What you have to do – Extract every line below, verbatim.

Records provided –
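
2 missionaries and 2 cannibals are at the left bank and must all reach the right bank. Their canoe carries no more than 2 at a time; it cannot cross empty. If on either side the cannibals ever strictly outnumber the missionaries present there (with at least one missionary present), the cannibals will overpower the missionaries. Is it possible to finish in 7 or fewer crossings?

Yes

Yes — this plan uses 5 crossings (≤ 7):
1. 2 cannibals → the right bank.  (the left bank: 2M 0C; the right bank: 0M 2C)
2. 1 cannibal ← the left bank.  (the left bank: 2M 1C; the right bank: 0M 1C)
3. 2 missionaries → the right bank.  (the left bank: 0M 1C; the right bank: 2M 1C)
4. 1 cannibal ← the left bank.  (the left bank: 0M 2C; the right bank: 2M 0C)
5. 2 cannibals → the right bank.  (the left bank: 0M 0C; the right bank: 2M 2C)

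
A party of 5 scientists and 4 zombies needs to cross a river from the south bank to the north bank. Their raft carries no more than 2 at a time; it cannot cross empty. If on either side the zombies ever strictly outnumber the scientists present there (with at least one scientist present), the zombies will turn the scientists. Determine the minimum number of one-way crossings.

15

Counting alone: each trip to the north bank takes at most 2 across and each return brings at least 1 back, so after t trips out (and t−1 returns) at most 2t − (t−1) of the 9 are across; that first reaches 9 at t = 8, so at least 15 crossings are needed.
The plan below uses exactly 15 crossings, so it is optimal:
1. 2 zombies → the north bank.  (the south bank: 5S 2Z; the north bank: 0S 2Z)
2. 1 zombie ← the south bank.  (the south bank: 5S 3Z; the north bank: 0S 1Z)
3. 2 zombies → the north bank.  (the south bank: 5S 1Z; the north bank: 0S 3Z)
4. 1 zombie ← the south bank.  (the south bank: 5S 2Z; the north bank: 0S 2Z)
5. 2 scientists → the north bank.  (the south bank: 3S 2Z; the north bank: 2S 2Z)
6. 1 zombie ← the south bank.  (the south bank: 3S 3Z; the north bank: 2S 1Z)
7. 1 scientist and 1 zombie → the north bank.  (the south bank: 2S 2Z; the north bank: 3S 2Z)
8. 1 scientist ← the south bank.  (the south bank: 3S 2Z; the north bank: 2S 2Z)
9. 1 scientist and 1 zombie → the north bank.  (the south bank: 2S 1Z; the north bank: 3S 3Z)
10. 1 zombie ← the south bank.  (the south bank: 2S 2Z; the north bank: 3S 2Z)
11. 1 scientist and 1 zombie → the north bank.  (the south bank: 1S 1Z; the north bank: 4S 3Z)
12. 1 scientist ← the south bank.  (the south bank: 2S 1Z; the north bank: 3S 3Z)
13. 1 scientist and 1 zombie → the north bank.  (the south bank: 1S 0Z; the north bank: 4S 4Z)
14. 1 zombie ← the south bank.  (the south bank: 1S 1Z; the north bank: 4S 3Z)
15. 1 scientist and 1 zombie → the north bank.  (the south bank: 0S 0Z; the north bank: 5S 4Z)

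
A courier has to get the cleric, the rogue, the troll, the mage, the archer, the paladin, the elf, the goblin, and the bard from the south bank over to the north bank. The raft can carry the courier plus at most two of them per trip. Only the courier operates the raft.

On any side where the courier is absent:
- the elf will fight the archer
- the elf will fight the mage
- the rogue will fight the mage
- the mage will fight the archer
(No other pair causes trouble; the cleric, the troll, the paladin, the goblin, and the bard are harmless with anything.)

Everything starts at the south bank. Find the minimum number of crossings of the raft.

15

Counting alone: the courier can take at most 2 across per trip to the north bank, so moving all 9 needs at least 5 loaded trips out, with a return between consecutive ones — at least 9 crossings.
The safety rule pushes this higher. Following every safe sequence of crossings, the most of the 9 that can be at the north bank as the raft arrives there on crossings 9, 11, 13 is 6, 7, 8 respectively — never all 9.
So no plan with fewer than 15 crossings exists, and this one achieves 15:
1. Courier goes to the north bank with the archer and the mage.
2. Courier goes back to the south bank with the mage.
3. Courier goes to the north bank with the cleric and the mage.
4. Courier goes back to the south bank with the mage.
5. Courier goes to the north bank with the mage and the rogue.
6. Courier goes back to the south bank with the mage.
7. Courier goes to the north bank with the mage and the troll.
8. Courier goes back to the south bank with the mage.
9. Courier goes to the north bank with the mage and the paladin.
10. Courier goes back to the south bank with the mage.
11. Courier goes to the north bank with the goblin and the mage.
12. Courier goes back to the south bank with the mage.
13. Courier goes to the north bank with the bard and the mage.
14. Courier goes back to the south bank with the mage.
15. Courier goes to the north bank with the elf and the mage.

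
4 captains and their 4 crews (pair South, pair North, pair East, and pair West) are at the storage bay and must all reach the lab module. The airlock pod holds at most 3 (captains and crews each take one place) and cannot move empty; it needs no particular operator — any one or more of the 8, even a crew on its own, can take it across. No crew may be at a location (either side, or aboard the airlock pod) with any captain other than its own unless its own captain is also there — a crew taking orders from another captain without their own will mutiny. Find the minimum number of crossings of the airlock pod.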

Result –
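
2 missionaries and 2 cannibals are at the left bank and must all reach the right bank. Their canoe carries no more than 2 at a time; it cannot cross empty. If on either side the cannibals ever strictly outnumber the missionaries present there (with at least one missionary present), the cannibals will overpower the missionaries. Is it possible to finish in 7 or fewer crossings?

Yes

Yes — this plan uses 5 crossings (≤ 7):
1. 2 cannibals → the right bank.  (the left bank: 2M 0C; the right bank: 0M 2C)
2. 1 cannibal ← the left bank.  (the left bank: 2M 1C; the right bank: 0M 1C)
3. 2 missionaries → the right bank.  (the left bank: 0M 1C; the right bank: 2M 1C)
4. 1 cannibal ← the left bank.  (the left bank: 0M 2C; the right bank: 2M 0C)
5. 2 cannibals → the right bank.  (the left bank: 0M 0C; the right bank: 2M 2C)

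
A party of 5 scientists and 4 zombies needs to cross a river from the south bank to the north bank. Their raft carries no more than 2 at a time; it cannot cross empty. If on either side the zombies ever strictly outnumber the scientists present there (with at least one scientist present), the zombies will turn the scientists. Determine the minimum number of one-way crossings.

15

Counting alone: each trip to the north bank takes at most 2 across and each return brings at least 1 back, so after t trips out (and t−1 returns) at most 2t − (t−1) of the 9 are across; that first reaches 9 at t = 8, so at least 15 crossings are needed.
The plan below uses exactly 15 crossings, so it is optimal:
1. 2 zombies → the north bank.  (the south bank: 5S 2Z; the north bank: 0S 2Z)
2. 1 zombie ← the south bank.  (the south bank: 5S 3Z; the north bank: 0S 1Z)
3. 2 zombies → the north bank.  (the south bank: 5S 1Z; the north bank: 0S 3Z)
4. 1 zombie ← the south bank.  (the south bank: 5S 2Z; the north bank: 0S 2Z)
5. 2 scientists → the north bank.  (the south bank: 3S 2Z; the north bank: 2S 2Z)
6. 1 zombie ← the south bank.  (the south bank: 3S 3Z; the north bank: 2S 1Z)
7. 1 scientist and 1 zombie → the north bank.  (the south bank: 2S 2Z; the north bank: 3S 2Z)
8. 1 scientist ← the south bank.  (the south bank: 3S 2Z; the north bank: 2S 2Z)
9. 1 scientist and 1 zombie → the north bank.  (the south bank: 2S 1Z; the north bank: 3S 3Z)
10. 1 zombie ← the south bank.  (the south bank: 2S 2Z; the north bank: 3S 2Z)
11. 1 scientist and 1 zombie → the north bank.  (the south bank: 1S 1Z; the north bank: 4S 3Z)
12. 1 scientist ← the south bank.  (the south bank: 2S 1Z; the north bank: 3S 3Z)
13. 1 scientist and 1 zombie → the north bank.  (the south bank: 1S 0Z; the north bank: 4S 4Z)
14. 1 zombie ← the south bank.  (the south bank: 1S 1Z; the north bank: 4S 3Z)
15. 1 scientist and 1 zombie → the north bank.  (the south bank: 0S 0Z; the north bank: 5S 4Z)

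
A courier has to get the cleric, the rogue, the troll, the mage, the archer, the paladin, the elf, the goblin, and the bard from the south bank over to the north bank. The raft can carry the courier plus at most two of them per trip. Only the courier operates the raft.

On any side where the courier is absent:
- the elf will fight the archer
- the elf will fight the mage
- the rogue will fight the mage
- the mage will fight the archer
(No other pair causes trouble; the cleric, the troll, the paladin, the goblin, and the bard are harmless with anything.)

Everything starts at the south bank. Find the minimum number of crossings of the raft.

15

Counting alone: the courier can take at most 2 across per trip to the north bank, so moving all 9 needs at least 5 loaded trips out, with a return between consecutive ones — at least 9 crossings.
The safety rule pushes this higher. Following every safe sequence of crossings, the most of the 9 that can be at the north bank as the raft arrives there on crossings 9, 11, 13 is 6, 7, 8 respectively — never all 9.
So no plan with fewer than 15 crossings exists, and this one achieves 15:
1. Courier goes to the north bank with the archer and the mage.
2. Courier goes back to the south bank with the mage.
3. Courier goes to the north bank with the cleric and the mage.
4. Courier goes back to the south bank with the mage.
5. Courier goes to the north bank with the mage and the rogue.
6. Courier goes back to the south bank with the mage.
7. Courier goes to the north bank with the mage and the troll.
8. Courier goes back to the south bank with the mage.
9. Courier goes to the north bank with the mage and the paladin.
10. Courier goes back to the south bank with the mage.
11. Courier goes to the north bank with the goblin and the mage.
12. Courier goes back to the south bank with the mage.
13. Courier goes to the north bank with the bard and the mage.
14. Courier goes back to the south bank with the mage.
15. Courier goes to the north bank with the elf and the mage.

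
4 captains and their 4 crews (pair South, pair North, pair East, and pair West) are at the storage bay and must all reach the lab module. The airlock pod holds at most 3 (captains and crews each take one place) and cannot move empty; it needs no particular operator — any one or more of the 8, even a crew on its own, can take it across. No crew may be at a location (either side, or aboard the airlock pod) with any captain other than its own unless its own captain is also there — a crew taking orders from another captain without their own will mutiny. Find the minimum number of crossings of the airlock pod.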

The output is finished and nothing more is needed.